WHAT NEEDS TO BE DONE> Your task is to copy the stretch of lines in the records below that begins with the line containing "RIGHT rotor starting position: 1 (B)" and ends with the line containing "Encrypt the message FGGGF", exactly as written, with nothing added.

INPUT RECORDS>

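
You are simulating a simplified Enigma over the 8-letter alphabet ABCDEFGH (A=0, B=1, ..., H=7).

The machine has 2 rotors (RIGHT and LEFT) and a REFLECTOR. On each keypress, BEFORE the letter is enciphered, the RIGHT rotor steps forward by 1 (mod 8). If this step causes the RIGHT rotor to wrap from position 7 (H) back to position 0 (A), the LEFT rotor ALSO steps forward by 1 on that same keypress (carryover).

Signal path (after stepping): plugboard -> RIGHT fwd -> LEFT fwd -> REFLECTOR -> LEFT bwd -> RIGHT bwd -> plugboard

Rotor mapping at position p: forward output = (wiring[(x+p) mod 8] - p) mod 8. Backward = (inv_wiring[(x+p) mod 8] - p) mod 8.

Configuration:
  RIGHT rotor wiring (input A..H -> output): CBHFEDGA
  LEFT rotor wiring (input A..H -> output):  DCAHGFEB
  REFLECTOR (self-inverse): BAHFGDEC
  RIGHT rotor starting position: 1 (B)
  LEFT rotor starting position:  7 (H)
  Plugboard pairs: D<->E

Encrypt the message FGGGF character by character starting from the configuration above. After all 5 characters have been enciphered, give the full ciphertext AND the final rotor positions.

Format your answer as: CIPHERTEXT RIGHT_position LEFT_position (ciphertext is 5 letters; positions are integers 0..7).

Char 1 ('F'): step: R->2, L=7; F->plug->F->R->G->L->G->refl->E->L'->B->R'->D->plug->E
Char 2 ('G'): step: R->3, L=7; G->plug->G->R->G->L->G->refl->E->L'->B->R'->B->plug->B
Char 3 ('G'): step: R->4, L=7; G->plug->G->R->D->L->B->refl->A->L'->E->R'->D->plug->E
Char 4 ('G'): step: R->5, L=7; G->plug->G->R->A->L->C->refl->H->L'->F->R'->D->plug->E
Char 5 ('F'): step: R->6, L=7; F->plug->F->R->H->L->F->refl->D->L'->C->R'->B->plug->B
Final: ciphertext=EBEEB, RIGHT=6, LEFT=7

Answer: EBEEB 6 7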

--

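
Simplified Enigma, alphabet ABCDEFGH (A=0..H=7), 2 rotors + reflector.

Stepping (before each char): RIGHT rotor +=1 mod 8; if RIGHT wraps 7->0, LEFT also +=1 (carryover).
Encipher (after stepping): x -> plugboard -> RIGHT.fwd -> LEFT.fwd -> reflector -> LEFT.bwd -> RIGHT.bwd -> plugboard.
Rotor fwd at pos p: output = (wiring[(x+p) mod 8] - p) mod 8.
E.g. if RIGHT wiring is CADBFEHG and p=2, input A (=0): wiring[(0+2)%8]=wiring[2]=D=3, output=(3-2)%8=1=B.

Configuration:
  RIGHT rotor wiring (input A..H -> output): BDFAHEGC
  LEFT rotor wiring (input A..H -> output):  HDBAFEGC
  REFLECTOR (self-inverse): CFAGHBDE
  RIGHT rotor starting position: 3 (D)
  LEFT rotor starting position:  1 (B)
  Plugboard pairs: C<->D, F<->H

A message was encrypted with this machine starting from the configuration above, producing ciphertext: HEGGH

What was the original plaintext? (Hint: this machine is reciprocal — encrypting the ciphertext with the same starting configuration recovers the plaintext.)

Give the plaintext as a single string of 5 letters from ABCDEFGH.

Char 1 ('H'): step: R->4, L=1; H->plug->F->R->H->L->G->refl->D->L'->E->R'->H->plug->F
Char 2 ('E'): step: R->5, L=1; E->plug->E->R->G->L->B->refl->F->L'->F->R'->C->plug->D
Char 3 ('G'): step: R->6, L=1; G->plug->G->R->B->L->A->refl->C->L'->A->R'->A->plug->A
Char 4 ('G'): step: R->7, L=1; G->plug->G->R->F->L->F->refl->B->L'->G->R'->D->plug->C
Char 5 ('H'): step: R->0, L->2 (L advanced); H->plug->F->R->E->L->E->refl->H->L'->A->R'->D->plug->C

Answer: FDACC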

...

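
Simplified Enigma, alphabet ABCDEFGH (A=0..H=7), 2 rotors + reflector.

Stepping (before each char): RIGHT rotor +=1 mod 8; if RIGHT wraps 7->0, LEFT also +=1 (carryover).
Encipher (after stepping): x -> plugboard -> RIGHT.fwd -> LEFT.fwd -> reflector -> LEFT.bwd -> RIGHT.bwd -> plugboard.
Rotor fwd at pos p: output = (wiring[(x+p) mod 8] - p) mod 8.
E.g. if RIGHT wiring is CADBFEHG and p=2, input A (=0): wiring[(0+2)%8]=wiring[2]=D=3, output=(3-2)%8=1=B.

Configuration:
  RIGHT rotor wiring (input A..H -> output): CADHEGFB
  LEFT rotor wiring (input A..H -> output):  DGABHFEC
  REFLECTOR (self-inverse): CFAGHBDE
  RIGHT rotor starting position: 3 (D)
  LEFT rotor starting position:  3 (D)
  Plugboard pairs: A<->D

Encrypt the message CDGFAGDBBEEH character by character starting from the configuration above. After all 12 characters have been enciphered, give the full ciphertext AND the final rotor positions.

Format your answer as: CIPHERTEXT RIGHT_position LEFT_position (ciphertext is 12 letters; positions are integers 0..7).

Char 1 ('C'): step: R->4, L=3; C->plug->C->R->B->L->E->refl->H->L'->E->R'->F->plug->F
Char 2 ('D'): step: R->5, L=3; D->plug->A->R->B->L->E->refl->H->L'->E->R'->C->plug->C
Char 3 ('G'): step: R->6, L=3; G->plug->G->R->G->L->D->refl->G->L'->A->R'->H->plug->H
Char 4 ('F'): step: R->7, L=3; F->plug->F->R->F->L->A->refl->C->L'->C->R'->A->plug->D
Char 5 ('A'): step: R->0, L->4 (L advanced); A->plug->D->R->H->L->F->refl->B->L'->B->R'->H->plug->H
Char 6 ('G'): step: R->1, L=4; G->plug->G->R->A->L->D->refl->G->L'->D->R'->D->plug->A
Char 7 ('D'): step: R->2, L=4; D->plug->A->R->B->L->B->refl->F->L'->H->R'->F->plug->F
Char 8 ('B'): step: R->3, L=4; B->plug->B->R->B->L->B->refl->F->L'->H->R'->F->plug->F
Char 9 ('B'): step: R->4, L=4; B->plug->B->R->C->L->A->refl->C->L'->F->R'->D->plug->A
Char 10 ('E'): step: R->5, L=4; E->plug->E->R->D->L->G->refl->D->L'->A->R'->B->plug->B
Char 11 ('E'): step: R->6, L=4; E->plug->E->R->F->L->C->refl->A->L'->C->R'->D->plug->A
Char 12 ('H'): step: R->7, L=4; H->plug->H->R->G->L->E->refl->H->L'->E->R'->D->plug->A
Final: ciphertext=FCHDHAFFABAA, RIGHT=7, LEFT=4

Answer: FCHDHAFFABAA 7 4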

EXPECTED OUTPUT>
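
  RIGHT rotor starting position: 1 (B)
  LEFT rotor starting position:  7 (H)
  Plugboard pairs: D<->E

Encrypt the message FGGGF character by character starting from the configuration above. After all 5 characters have been enciphered, give the full ciphertext AND the final rotor positions.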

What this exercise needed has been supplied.